* _Data shown_:
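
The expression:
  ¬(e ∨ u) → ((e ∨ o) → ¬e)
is always true.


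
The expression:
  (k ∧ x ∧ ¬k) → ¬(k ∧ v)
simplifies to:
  True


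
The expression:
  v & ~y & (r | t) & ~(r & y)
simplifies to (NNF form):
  v & ~y & (r | t)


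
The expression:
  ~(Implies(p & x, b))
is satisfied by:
  {p: True, x: True, b: False}


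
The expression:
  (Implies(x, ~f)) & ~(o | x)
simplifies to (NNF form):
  ~o & ~x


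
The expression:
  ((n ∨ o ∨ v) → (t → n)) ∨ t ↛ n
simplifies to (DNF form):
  True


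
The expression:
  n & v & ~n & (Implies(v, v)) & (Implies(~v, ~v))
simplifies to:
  False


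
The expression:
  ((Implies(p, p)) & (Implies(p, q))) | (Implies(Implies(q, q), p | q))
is always true.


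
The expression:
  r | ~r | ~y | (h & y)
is always true.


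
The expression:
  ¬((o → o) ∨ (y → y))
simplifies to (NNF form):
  False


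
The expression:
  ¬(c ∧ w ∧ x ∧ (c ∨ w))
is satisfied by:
  {w: False, c: False, x: False}
  {x: True, w: False, c: False}
  {c: True, w: False, x: False}
  {x: True, c: True, w: False}
  {w: True, x: False, c: False}
  {x: True, w: True, c: False}
  {c: True, w: True, x: False}


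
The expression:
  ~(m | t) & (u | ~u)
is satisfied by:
  {t: False, m: False}


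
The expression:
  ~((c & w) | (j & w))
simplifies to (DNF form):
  ~w | (~c & ~j)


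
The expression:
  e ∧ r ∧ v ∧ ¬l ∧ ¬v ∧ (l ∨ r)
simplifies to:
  False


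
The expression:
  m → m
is always true.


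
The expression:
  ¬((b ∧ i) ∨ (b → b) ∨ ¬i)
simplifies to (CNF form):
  False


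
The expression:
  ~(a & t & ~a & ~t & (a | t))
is always true.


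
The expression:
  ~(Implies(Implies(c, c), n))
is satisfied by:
  {n: False}


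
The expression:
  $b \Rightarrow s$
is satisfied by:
  {s: True, b: False}
  {b: False, s: False}
  {b: True, s: True}


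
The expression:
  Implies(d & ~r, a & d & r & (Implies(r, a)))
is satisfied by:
  {r: True, d: False}
  {d: False, r: False}
  {d: True, r: True}


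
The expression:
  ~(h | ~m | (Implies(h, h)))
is never true.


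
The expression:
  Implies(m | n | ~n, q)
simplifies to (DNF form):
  q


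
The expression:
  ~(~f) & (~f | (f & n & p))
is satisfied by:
  {p: True, f: True, n: True}


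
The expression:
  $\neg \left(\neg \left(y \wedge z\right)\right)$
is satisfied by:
  {z: True, y: True}


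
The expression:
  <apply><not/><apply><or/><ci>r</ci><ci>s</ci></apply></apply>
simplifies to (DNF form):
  <apply><and/><apply><not/><ci>r</ci></apply><apply><not/><ci>s</ci></apply></apply>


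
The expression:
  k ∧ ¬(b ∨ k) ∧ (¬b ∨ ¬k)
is never true.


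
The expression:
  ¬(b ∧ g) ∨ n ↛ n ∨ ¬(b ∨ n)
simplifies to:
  ¬b ∨ ¬g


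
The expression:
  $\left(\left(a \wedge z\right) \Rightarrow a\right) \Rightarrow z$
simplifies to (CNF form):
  $z$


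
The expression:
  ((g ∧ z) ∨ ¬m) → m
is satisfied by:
  {m: True}


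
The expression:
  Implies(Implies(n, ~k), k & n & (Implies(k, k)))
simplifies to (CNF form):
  k & n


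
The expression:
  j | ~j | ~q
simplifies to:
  True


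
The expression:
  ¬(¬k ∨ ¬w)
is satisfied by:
  {w: True, k: True}


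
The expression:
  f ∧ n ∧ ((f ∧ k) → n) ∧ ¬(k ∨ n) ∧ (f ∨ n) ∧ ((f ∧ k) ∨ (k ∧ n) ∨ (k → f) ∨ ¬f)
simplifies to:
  False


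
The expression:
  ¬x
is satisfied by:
  {x: False}


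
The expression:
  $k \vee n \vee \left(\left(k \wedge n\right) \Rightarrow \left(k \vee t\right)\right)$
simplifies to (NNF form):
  $\text{True}$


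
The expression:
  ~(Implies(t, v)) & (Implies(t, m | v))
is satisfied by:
  {t: True, m: True, v: False}


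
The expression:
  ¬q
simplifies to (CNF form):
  ¬q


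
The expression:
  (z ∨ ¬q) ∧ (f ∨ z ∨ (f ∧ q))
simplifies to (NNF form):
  z ∨ (f ∧ ¬q)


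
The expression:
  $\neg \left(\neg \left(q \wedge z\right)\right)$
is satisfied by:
  {z: True, q: True}


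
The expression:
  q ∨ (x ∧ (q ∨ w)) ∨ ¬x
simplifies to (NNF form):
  q ∨ w ∨ ¬x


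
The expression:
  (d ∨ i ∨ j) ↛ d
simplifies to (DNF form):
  (i ∧ ¬d) ∨ (j ∧ ¬d)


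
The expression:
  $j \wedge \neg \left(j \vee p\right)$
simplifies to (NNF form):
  $\text{False}$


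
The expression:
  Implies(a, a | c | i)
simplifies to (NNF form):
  True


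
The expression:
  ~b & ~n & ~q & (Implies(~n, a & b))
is never true.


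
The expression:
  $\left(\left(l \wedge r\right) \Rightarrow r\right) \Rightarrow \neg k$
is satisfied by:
  {k: False}


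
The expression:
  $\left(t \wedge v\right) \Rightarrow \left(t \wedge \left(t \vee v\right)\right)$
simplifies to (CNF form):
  $\text{True}$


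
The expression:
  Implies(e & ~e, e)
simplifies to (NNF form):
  True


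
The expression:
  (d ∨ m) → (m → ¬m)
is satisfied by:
  {m: False}


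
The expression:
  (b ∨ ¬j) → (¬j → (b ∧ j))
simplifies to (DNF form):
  j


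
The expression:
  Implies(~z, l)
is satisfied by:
  {z: True, l: True}
  {z: True, l: False}
  {l: True, z: False}


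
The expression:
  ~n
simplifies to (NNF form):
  ~n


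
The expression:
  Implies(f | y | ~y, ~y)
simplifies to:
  ~y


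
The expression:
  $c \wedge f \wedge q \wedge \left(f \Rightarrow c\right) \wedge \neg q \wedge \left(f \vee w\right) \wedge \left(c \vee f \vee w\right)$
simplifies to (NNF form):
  $\text{False}$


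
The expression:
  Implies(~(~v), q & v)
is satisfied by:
  {q: True, v: False}
  {v: False, q: False}
  {v: True, q: True}


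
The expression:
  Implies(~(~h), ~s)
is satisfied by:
  {s: False, h: False}
  {h: True, s: False}
  {s: True, h: False}


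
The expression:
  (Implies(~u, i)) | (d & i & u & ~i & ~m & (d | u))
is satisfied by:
  {i: True, u: True}
  {i: True, u: False}
  {u: True, i: False}


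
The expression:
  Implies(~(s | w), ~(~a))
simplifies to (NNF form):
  a | s | w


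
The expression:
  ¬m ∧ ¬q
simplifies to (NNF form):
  ¬m ∧ ¬q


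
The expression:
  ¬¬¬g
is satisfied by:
  {g: False}


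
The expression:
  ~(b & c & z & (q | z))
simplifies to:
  ~b | ~c | ~z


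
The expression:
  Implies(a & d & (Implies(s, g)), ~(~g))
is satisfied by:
  {g: True, s: True, d: False, a: False}
  {g: True, s: False, d: False, a: False}
  {s: True, a: False, g: False, d: False}
  {a: False, s: False, g: False, d: False}
  {a: True, g: True, s: True, d: False}
  {a: True, g: True, s: False, d: False}
  {a: True, s: True, g: False, d: False}
  {a: True, s: False, g: False, d: False}
  {d: True, g: True, s: True, a: False}
  {d: True, g: True, s: False, a: False}
  {d: True, s: True, g: False, a: False}
  {d: True, s: False, g: False, a: False}
  {a: True, d: True, g: True, s: True}
  {a: True, d: True, g: True, s: False}
  {a: True, d: True, s: True, g: False}


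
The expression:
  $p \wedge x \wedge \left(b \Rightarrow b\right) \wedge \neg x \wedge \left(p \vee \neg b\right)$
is never true.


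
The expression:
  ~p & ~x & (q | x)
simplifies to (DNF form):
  q & ~p & ~x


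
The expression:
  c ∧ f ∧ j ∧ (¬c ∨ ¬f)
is never true.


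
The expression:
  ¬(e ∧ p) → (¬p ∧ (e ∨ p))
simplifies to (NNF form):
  e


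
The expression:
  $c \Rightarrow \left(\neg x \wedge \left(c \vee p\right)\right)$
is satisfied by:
  {c: False, x: False}
  {x: True, c: False}
  {c: True, x: False}


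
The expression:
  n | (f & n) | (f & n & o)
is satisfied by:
  {n: True}


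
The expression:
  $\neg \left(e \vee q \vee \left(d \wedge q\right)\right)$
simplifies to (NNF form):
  $\neg e \wedge \neg q$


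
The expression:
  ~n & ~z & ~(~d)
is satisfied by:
  {d: True, n: False, z: False}


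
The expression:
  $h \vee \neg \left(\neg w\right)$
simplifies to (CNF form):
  $h \vee w$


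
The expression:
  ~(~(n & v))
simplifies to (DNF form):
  n & v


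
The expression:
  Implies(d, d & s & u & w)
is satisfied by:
  {u: True, w: True, s: True, d: False}
  {u: True, w: True, s: False, d: False}
  {u: True, s: True, w: False, d: False}
  {u: True, s: False, w: False, d: False}
  {w: True, s: True, u: False, d: False}
  {w: True, s: False, u: False, d: False}
  {s: True, u: False, w: False, d: False}
  {s: False, u: False, w: False, d: False}
  {d: True, u: True, w: True, s: True}


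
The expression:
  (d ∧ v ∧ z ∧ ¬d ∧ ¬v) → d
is always true.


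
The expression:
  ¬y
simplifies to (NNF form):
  ¬y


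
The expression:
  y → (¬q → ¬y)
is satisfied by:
  {q: True, y: False}
  {y: False, q: False}
  {y: True, q: True}


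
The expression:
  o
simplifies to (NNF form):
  o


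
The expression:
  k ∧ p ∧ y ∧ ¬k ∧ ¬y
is never true.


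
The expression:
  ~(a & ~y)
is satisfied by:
  {y: True, a: False}
  {a: False, y: False}
  {a: True, y: True}


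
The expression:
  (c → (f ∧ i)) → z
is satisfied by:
  {z: True, c: True, i: False, f: False}
  {f: True, z: True, c: True, i: False}
  {i: True, z: True, c: True, f: False}
  {f: True, i: True, z: True, c: True}
  {z: True, f: False, c: False, i: False}
  {z: True, f: True, c: False, i: False}
  {z: True, i: True, f: False, c: False}
  {f: True, z: True, i: True, c: False}
  {c: True, i: False, z: False, f: False}
  {f: True, c: True, i: False, z: False}
  {i: True, c: True, f: False, z: False}


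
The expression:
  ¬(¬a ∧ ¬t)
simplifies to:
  a ∨ t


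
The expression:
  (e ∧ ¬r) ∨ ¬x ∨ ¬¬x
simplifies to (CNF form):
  True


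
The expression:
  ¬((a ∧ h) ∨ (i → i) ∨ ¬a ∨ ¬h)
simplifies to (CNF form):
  False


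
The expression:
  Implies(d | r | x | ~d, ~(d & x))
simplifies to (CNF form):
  ~d | ~x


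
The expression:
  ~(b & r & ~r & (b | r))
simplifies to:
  True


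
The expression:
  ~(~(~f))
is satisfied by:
  {f: False}


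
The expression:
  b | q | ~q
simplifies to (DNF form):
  True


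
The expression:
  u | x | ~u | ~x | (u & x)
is always true.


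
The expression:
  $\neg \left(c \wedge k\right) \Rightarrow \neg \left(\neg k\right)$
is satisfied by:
  {k: True}


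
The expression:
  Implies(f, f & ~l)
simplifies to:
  ~f | ~l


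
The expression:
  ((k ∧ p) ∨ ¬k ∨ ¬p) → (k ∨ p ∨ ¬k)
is always true.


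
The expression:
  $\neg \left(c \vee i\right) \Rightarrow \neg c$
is always true.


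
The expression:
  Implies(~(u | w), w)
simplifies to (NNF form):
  u | w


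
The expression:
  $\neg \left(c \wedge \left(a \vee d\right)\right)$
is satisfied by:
  {a: False, c: False, d: False}
  {d: True, a: False, c: False}
  {a: True, d: False, c: False}
  {d: True, a: True, c: False}
  {c: True, d: False, a: False}


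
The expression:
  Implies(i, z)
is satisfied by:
  {z: True, i: False}
  {i: False, z: False}
  {i: True, z: True}


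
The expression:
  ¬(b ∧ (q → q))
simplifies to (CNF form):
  ¬b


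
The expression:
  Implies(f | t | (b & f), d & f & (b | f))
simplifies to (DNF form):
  (d & f) | (~f & ~t)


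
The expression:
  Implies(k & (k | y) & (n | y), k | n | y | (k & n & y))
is always true.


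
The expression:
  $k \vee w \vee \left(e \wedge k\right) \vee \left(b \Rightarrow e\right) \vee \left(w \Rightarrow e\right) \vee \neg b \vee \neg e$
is always true.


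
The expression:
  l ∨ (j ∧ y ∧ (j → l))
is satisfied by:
  {l: True}


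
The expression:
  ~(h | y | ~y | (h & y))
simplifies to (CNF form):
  False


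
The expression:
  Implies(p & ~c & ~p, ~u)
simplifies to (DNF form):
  True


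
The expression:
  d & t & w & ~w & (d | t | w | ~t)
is never true.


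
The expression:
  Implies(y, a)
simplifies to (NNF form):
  a | ~y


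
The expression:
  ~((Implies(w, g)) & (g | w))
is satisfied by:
  {g: False}


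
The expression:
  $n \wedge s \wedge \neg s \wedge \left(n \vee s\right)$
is never true.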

* _What you will do_: From the records above, return each line that includes "Rightarrow".

* _Solution to the problem_:
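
  $b \Rightarrow s$
  $\left(\left(a \wedge z\right) \Rightarrow a\right) \Rightarrow z$
  $k \vee n \vee \left(\left(k \wedge n\right) \Rightarrow \left(k \vee t\right)\right)$
  $\left(\left(l \wedge r\right) \Rightarrow r\right) \Rightarrow \neg k$
  $\left(t \wedge v\right) \Rightarrow \left(t \wedge \left(t \vee v\right)\right)$
  $c \wedge f \wedge q \wedge \left(f \Rightarrow c\right) \wedge \neg q \wedge \left(f \vee w\right) \wedge \left(c \vee f \vee w\right)$
  $p \wedge x \wedge \left(b \Rightarrow b\right) \wedge \neg x \wedge \left(p \vee \neg b\right)$
  $c \Rightarrow \left(\neg x \wedge \left(c \vee p\right)\right)$
  $\neg \left(c \wedge k\right) \Rightarrow \neg \left(\neg k\right)$
  $\neg \left(c \vee i\right) \Rightarrow \neg c$
  $k \vee w \vee \left(e \wedge k\right) \vee \left(b \Rightarrow e\right) \vee \left(w \Rightarrow e\right) \vee \neg b \vee \neg e$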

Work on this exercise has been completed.